» **Directions for this task**:
Each entry must be printed again without a single change.

──────── Records for processing ────────

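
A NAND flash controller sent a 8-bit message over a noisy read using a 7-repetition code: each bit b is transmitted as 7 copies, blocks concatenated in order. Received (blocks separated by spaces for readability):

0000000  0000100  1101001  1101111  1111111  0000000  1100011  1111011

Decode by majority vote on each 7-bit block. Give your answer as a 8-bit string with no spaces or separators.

00111011

Block 1 (0000000): 0 ones → 0
Block 2 (0000100): 1 one → 0
Block 3 (1101001): 4 ones → 1
Block 4 (1101111): 6 ones → 1
Block 5 (1111111): 7 ones → 1
Block 6 (0000000): 0 ones → 0
Block 7 (1100011): 4 ones → 1
Block 8 (1111011): 6 ones → 1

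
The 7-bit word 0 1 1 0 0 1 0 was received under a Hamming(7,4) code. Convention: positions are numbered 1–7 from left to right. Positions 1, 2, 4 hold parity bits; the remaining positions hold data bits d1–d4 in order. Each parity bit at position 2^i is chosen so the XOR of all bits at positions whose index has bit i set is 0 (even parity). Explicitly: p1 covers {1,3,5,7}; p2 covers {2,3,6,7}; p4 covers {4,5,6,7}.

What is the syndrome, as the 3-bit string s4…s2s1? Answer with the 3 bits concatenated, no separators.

111

s1 (pos 1,3,5,7): 0⊕1⊕0⊕0 = 1
s2 (pos 2,3,6,7): 1⊕1⊕1⊕0 = 1
s4 (pos 4,5,6,7): 0⊕0⊕1⊕0 = 1
Syndrome s4…s1 = 111 → error at position 7.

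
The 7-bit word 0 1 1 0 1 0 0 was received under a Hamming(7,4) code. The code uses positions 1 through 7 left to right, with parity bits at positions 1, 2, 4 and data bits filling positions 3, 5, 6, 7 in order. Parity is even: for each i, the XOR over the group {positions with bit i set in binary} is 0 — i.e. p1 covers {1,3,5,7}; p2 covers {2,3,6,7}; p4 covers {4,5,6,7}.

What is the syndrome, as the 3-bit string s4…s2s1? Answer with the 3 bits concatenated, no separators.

100

s1 (pos 1,3,5,7): 0⊕1⊕1⊕0 = 0
s2 (pos 2,3,6,7): 1⊕1⊕0⊕0 = 0
s4 (pos 4,5,6,7): 0⊕1⊕0⊕0 = 1
Syndrome s4…s1 = 100 → error at position 4.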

────────

» **Written answer**:
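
A NAND flash controller sent a 8-bit message over a noisy read using a 7-repetition code: each bit b is transmitted as 7 copies, blocks concatenated in order. Received (blocks separated by spaces for readability):

0000000  0000100  1101001  1101111  1111111  0000000  1100011  1111011

Decode by majority vote on each 7-bit block. Give your answer as a 8-bit string with no spaces or separators.

00111011

Block 1 (0000000): 0 ones → 0
Block 2 (0000100): 1 one → 0
Block 3 (1101001): 4 ones → 1
Block 4 (1101111): 6 ones → 1
Block 5 (1111111): 7 ones → 1
Block 6 (0000000): 0 ones → 0
Block 7 (1100011): 4 ones → 1
Block 8 (1111011): 6 ones → 1

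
The 7-bit word 0 1 1 0 0 1 0 was received under a Hamming(7,4) code. Convention: positions are numbered 1–7 from left to right. Positions 1, 2, 4 hold parity bits; the remaining positions hold data bits d1–d4 in order. Each parity bit at position 2^i is chosen so the XOR of all bits at positions whose index has bit i set is 0 (even parity). Explicitly: p1 covers {1,3,5,7}; p2 covers {2,3,6,7}; p4 covers {4,5,6,7}.

What is the syndrome, as the 3-bit string s4…s2s1? Answer with the 3 bits concatenated, no separators.

111

s1 (pos 1,3,5,7): 0⊕1⊕0⊕0 = 1
s2 (pos 2,3,6,7): 1⊕1⊕1⊕0 = 1
s4 (pos 4,5,6,7): 0⊕0⊕1⊕0 = 1
Syndrome s4…s1 = 111 → error at position 7.

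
The 7-bit word 0 1 1 0 1 0 0 was received under a Hamming(7,4) code. The code uses positions 1 through 7 left to right, with parity bits at positions 1, 2, 4 and data bits filling positions 3, 5, 6, 7 in order. Parity is even: for each i, the XOR over the group {positions with bit i set in binary} is 0 — i.e. p1 covers {1,3,5,7}; p2 covers {2,3,6,7}; p4 covers {4,5,6,7}.

What is the syndrome, as the 3-bit string s4…s2s1? Answer with the 3 bits concatenated, no separators.

100

s1 (pos 1,3,5,7): 0⊕1⊕1⊕0 = 0
s2 (pos 2,3,6,7): 1⊕1⊕0⊕0 = 0
s4 (pos 4,5,6,7): 0⊕1⊕0⊕0 = 1
Syndrome s4…s1 = 100 → error at position 4.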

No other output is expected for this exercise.